Stored data entries
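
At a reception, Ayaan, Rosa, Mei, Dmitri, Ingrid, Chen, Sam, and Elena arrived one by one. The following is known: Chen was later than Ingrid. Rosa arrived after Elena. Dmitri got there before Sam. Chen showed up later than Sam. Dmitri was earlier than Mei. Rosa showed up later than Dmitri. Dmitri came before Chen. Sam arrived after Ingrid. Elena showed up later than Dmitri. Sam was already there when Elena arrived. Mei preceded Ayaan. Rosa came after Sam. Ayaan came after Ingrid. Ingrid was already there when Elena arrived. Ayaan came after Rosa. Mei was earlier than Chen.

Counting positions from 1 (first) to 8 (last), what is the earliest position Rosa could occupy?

Dmitri, Elena, Ingrid, and Sam must all come before Rosa — 4 forced predecessors.
Nothing else is forced ahead of Rosa, so their earliest slot is position 4 + 1 = 5.

5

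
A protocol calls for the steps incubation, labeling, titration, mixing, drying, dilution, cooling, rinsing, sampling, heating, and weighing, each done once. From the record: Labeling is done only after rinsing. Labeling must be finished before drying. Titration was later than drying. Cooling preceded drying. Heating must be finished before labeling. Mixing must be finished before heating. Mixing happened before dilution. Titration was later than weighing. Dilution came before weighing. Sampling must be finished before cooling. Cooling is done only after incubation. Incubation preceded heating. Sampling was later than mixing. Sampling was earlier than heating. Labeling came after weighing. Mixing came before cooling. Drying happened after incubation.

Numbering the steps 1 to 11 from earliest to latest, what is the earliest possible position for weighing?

3

Dilution and mixing must both come before weighing — 2 forced predecessors.
Nothing else is forced ahead of weighing, so its earliest slot is position 2 + 1 = 3.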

• _PROBLEM DETAILS_:
Each record must be printed again, word for word, with nothing dropped.

• _TASK ANSWER_:
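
At a reception, Ayaan, Rosa, Mei, Dmitri, Ingrid, Chen, Sam, and Elena arrived one by one. The following is known: Chen was later than Ingrid. Rosa arrived after Elena. Dmitri got there before Sam. Chen showed up later than Sam. Dmitri was earlier than Mei. Rosa showed up later than Dmitri. Dmitri came before Chen. Sam arrived after Ingrid. Elena showed up later than Dmitri. Sam was already there when Elena arrived. Mei preceded Ayaan. Rosa came after Sam. Ayaan came after Ingrid. Ingrid was already there when Elena arrived. Ayaan came after Rosa. Mei was earlier than Chen.

Counting positions from 1 (first) to 8 (last), what is the earliest position Rosa could occupy?

Dmitri, Elena, Ingrid, and Sam must all come before Rosa — 4 forced predecessors.
Nothing else is forced ahead of Rosa, so their earliest slot is position 4 + 1 = 5.

5

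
A protocol calls for the steps incubation, labeling, titration, mixing, drying, dilution, cooling, rinsing, sampling, heating, and weighing, each done once. From the record: Labeling is done only after rinsing. Labeling must be finished before drying. Titration was later than drying. Cooling preceded drying. Heating must be finished before labeling. Mixing must be finished before heating. Mixing happened before dilution. Titration was later than weighing. Dilution came before weighing. Sampling must be finished before cooling. Cooling is done only after incubation. Incubation preceded heating. Sampling was later than mixing. Sampling was earlier than heating. Labeling came after weighing. Mixing came before cooling. Drying happened after incubation.

Numbering the steps 1 to 11 from earliest to latest, what is the earliest possible position for weighing?

3

Dilution and mixing must both come before weighing — 2 forced predecessors.
Nothing else is forced ahead of weighing, so its earliest slot is position 2 + 1 = 3.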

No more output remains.